- [How to complete this task]
Every line of the material is to be reproduced verbatim.
--------------------
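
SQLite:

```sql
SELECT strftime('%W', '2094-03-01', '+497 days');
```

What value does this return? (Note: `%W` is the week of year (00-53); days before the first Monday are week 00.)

28

First apply '+497 days': 2094-03-01 → 2095-07-11.
2095-07-11 is a Monday. SQLite's %W counts Mondays since the year started; the result is 28.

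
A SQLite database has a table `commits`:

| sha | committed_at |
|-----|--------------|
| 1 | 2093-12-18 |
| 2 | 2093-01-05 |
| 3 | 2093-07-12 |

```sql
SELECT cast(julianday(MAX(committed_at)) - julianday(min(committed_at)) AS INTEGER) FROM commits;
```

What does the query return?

MIN = 2093-01-05, MAX = 2093-12-18.
26 days remain in January 2093 after the 5th (31 − 5).
Full months from February 2093 through November 2093 contribute their day counts.
Then 18 days into December 2093.
Total: 26 + 28 + 31 + 30 + 31 + 30 + 31 + 31 + 30 + 31 + 30 + 18 = 347.

347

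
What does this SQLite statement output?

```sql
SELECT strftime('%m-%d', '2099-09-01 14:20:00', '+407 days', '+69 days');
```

12-21

First apply '+407 days', '+69 days': 2099-09-01 14:20:00 → 2100-12-21 14:20:00.
`%m-%d` extracts the month-day: 12-21.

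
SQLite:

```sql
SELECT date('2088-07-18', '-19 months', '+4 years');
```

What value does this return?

Adding -19 months to 2088-07-18 gives 2086-12-18.
Adding +4 years to 2086-12-18 gives 2090-12-18.

2090-12-18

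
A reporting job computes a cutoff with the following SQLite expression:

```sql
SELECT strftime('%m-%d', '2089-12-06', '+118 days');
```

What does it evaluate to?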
--------------------
- [Result of this exercise]
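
SQLite:

```sql
SELECT strftime('%W', '2094-03-01', '+497 days');
```

What value does this return? (Note: `%W` is the week of year (00-53); days before the first Monday are week 00.)

28

First apply '+497 days': 2094-03-01 → 2095-07-11.
2095-07-11 is a Monday. SQLite's %W counts Mondays since the year started; the result is 28.

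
A SQLite database has a table `commits`:

| sha | committed_at |
|-----|--------------|
| 1 | 2093-12-18 |
| 2 | 2093-01-05 |
| 3 | 2093-07-12 |

```sql
SELECT cast(julianday(MAX(committed_at)) - julianday(min(committed_at)) AS INTEGER) FROM commits;
```

What does the query return?

MIN = 2093-01-05, MAX = 2093-12-18.
26 days remain in January 2093 after the 5th (31 − 5).
Full months from February 2093 through November 2093 contribute their day counts.
Then 18 days into December 2093.
Total: 26 + 28 + 31 + 30 + 31 + 30 + 31 + 31 + 30 + 31 + 30 + 18 = 347.

347

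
What does this SQLite statement output?

```sql
SELECT strftime('%m-%d', '2099-09-01 14:20:00', '+407 days', '+69 days');
```

12-21

First apply '+407 days', '+69 days': 2099-09-01 14:20:00 → 2100-12-21 14:20:00.
`%m-%d` extracts the month-day: 12-21.

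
SQLite:

```sql
SELECT date('2088-07-18', '-19 months', '+4 years');
```

What value does this return?

Adding -19 months to 2088-07-18 gives 2086-12-18.
Adding +4 years to 2086-12-18 gives 2090-12-18.

2090-12-18

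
A reporting job computes a cutoff with the following SQLite expression:

```sql
SELECT strftime('%m-%d', '2089-12-06', '+118 days');
```

What does it evaluate to?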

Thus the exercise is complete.